## Provided records

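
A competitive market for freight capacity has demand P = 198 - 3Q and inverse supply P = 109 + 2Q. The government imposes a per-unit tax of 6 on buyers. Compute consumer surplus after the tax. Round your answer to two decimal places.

413.34

Pre-tax equilibrium: 198 - 3Q = 109 + 2Q gives Q* = 17.8, P* = 144.6.
With the tax, buyers' net willingness to pay falls by 6: (198 - 6) - 3Q = 109 + 2Q, so Q_t = 16.6. Buyers pay P_b = 148.2; sellers receive P_s = P_b - 6 = 142.2.
CS = (1/2)(Q_t)(198 - P_b) = (1/2)(16.6)(49.8) = 413.34.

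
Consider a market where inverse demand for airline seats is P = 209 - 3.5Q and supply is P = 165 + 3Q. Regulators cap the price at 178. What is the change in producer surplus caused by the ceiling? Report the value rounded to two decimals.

-40.57

Free-market equilibrium: 209 - 3.5Q = 165 + 3Q gives Q* = 6.7692, P* = 185.3077.
At the ceiling price 178, quantity supplied is (178 - 165)/3 = 4.3333; supply is the short side, so Q = 4.3333 trades at P = 178.
PS goes from (1/2)(6.7692)(20.3077) = 68.7337 to 28.1667 (computed as (178 - 165)(4.3333) - (1/2)(3)(4.3333)^2), a change of -40.5671.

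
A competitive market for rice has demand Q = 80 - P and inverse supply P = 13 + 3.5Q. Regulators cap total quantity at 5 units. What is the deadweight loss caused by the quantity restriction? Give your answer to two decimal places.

220.03

Rewriting demand in inverse form: P = 80 - Q.
Without the quota, 80 - Q = 13 + 3.5Q gives Q* = 14.8889.
At Q = 5 the demand price is 80 - (5) = 75 and the supply price is 13 + 3.5(5) = 30.5.
Deadweight loss is the triangle between the curves from 5 to 14.8889: (1/2)(75 - 30.5)(14.8889 - 5) = 220.0278.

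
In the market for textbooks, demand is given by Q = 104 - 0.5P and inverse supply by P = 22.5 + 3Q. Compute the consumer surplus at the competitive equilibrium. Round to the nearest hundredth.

Rewriting demand in inverse form: P = 208 - 2Q.
Set 208 - 2Q = 22.5 + 3Q, which gives 185.5 = 5Q, so Q* = 37.1 and P* = 208 - 2(37.1) = 133.8.
Consumer surplus is the triangle under demand above P*: (1/2)(37.1)(208 - 133.8) = (1/2)(37.1)(74.2) = 1376.41.

1376.41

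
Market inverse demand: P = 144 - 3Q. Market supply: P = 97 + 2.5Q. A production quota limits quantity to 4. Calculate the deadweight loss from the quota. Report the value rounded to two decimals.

56.82

Without the quota, 144 - 3Q = 97 + 2.5Q gives Q* = 8.5455.
At Q = 4 the demand price is 144 - 3(4) = 132 and the supply price is 97 + 2.5(4) = 107.
DWL = (1/2)(gap between curves at 4) x (Q* - 4) = (1/2)(25)(4.5455) = 56.8182.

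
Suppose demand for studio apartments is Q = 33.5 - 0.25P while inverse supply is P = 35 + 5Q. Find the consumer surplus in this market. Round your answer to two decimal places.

Rewriting demand in inverse form: P = 134 - 4Q.
Setting demand equal to supply, 99 = 9Q, so Q* = 11 and P* = 90.
CS is the area between the demand curve and P* from 0 to Q*: (1/2)(11)(44) = 242.

242.00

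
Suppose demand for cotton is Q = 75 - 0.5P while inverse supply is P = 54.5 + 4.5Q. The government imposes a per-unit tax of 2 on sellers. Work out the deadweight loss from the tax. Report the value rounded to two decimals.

Rewriting demand in inverse form: P = 150 - 2Q.
Pre-tax equilibrium: 150 - 2Q = 54.5 + 4.5Q gives Q* = 14.6923, P* = 120.6154.
With the tax, sellers need 2 more per unit: 150 - 2Q = 54.5 + 4.5Q + 2, so Q_t = 14.3846. Buyers pay P_b = 121.2308; sellers receive P_s = P_b - 2 = 119.2308.
The welfare triangle lost has base Q* - Q_t = 0.3077 and height t = 2, so DWL = (1/2)(0.3077)(2) = 0.3077.

0.31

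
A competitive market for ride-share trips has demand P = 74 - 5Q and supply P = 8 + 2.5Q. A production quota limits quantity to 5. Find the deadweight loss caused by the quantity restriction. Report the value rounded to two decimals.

54.15

Unrestricted equilibrium: Q* = (74 - 8)/(5 + 2.5) = 8.8.
At Q = 5 the demand price is 74 - 5(5) = 49 and the supply price is 8 + 2.5(5) = 20.5.
DWL = (1/2)(gap between curves at 5) x (Q* - 5) = (1/2)(28.5)(3.8) = 54.15.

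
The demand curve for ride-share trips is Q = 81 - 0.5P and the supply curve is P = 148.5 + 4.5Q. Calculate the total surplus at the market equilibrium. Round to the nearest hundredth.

Rewriting demand in inverse form: P = 162 - 2Q.
Equilibrium: 162 - 2Q = 148.5 + 4.5Q, so Q* = 2.0769 and P* = 157.8462.
CS = (1/2)(2.0769)(4.1538) = 4.3136 and PS = (1/2)(2.0769)(9.3462) = 9.7056, so total surplus = 14.0192.

14.02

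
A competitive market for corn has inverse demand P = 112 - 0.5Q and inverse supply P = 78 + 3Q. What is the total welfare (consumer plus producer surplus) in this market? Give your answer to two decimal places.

Set 112 - 0.5Q = 78 + 3Q, which gives 34 = 3.5Q, so Q* = 9.7143 and P* = 112 - 0.5(9.7143) = 107.1429.
Total surplus is the full triangle between the curves from 0 to Q*: (1/2)(9.7143)(112 - 78) = 165.1429.

165.14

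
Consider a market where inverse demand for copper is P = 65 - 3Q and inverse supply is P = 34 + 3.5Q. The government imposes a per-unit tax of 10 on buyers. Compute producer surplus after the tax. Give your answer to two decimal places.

Pre-tax equilibrium: 65 - 3Q = 34 + 3.5Q gives Q* = 4.7692, P* = 50.6923.
With the tax, buyers' net willingness to pay falls by 10: (65 - 10) - 3Q = 34 + 3.5Q, so Q_t = 3.2308. Buyers pay P_b = 55.3077; sellers receive P_s = P_b - 10 = 45.3077.
PS = (1/2)(Q_t)(P_s - 34) = (1/2)(3.2308)(11.3077) = 18.2663.

18.27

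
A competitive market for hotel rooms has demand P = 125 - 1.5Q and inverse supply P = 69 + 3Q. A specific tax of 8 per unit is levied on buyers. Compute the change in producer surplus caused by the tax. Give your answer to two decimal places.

-61.63

Pre-tax equilibrium: 125 - 1.5Q = 69 + 3Q gives Q* = 12.4444, P* = 106.3333.
With the tax, buyers' net willingness to pay falls by 8: (125 - 8) - 1.5Q = 69 + 3Q, so Q_t = 10.6667. Buyers pay P_b = 109; sellers receive P_s = P_b - 8 = 101.
Producers lose the trapezoid between P_s and P* out to Q_t plus the triangle from Q_t to Q*: change in PS = 170.6667 - 232.2963 = -61.6296.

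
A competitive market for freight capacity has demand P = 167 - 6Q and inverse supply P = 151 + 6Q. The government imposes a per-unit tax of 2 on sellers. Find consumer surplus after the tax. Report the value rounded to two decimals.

Pre-tax equilibrium: 167 - 6Q = 151 + 6Q gives Q* = 1.3333, P* = 159.
A tax on sellers shifts supply up by 2: 167 - 6Q = 151 + 6Q + 2, so Q_t = 1.1667. Buyers pay P_b = 160; sellers receive P_s = P_b - 2 = 158.
CS = (1/2)(Q_t)(167 - P_b) = (1/2)(1.1667)(7) = 4.0833.

4.08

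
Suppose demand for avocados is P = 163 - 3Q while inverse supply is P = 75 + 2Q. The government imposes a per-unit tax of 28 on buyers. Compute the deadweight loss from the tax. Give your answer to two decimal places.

Pre-tax equilibrium: 163 - 3Q = 75 + 2Q gives Q* = 17.6, P* = 110.2.
With the tax, buyers' net willingness to pay falls by 28: (163 - 28) - 3Q = 75 + 2Q, so Q_t = 12. Buyers pay P_b = 127; sellers receive P_s = P_b - 28 = 99.
The welfare triangle lost has base Q* - Q_t = 5.6 and height t = 28, so DWL = (1/2)(5.6)(28) = 78.4.

78.40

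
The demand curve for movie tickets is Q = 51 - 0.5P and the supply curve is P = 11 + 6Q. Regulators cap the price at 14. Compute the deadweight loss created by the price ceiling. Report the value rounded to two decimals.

Rewriting demand in inverse form: P = 102 - 2Q.
Free-market equilibrium: 102 - 2Q = 11 + 6Q gives Q* = 11.375, P* = 79.25.
At P = 14, sellers supply (14 - 11)/6 = 0.5 while buyers want more, so the quantity traded is 0.5 at price 14.
The lost-trades triangle has base Q* - 0.5 = 10.875 and height equal to the gap between the curves at Q = 0.5, which is 101 - 14 = 87. DWL = (1/2)(10.875)(87) = 473.0625.

473.06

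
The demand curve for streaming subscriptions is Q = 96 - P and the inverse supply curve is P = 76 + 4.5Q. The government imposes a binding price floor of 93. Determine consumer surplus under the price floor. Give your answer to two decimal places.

4.50

Rewriting demand in inverse form: P = 96 - Q.
Without the control, 96 - Q = 76 + 4.5Q so Q* = 3.6364 and P* = 92.3636.
At P = 93, buyers demand (96 - 93)/1 = 3 while sellers would supply more, so the quantity traded is 3 at price 93.
CS is the triangle under demand above 93: (1/2)(3)(96 - 93) = 4.5.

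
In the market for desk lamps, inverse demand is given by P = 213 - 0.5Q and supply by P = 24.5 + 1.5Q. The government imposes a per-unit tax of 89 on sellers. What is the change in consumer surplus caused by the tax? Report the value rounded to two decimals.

Without the tax, 213 - 0.5Q = 24.5 + 1.5Q so Q* = 94.25 and P* = 165.875.
A tax on sellers shifts supply up by 89: 213 - 0.5Q = 24.5 + 1.5Q + 89, so Q_t = 49.75. Buyers pay P_b = 188.125; sellers receive P_s = P_b - 89 = 99.125.
Consumers lose the trapezoid between P* and P_b out to Q_t plus the triangle from Q_t to Q*: change in CS = 618.7656 - 2220.7656 = -1602.

-1602.00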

## Exercise goal
Return, exactly as written, the "In the market for desk" line and each line after it through the end of the listing above.

## Output for this task
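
In the market for desk lamps, inverse demand is given by P = 213 - 0.5Q and supply by P = 24.5 + 1.5Q. The government imposes a per-unit tax of 89 on sellers. What is the change in consumer surplus caused by the tax? Report the value rounded to two decimals.

Without the tax, 213 - 0.5Q = 24.5 + 1.5Q so Q* = 94.25 and P* = 165.875.
A tax on sellers shifts supply up by 89: 213 - 0.5Q = 24.5 + 1.5Q + 89, so Q_t = 49.75. Buyers pay P_b = 188.125; sellers receive P_s = P_b - 89 = 99.125.
Consumers lose the trapezoid between P* and P_b out to Q_t plus the triangle from Q_t to Q*: change in CS = 618.7656 - 2220.7656 = -1602.

-1602.00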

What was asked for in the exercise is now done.